Data items
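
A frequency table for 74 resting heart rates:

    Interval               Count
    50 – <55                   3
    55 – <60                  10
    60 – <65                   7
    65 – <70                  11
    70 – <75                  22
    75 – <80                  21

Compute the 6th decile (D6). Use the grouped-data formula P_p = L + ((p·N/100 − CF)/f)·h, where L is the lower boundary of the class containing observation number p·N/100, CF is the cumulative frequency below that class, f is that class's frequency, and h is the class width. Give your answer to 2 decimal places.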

- TASK BRIEF -
When a line above contains the string "frequency", copy that line.

- ANSWER SECTION -
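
A frequency table for 74 resting heart rates:
Compute the 6th decile (D6). Use the grouped-data formula P_p = L + ((p·N/100 − CF)/f)·h, where L is the lower boundary of the class containing observation number p·N/100, CF is the cumulative frequency below that class, f is that class's frequency, and h is the class width. Give your answer to 2 decimal places.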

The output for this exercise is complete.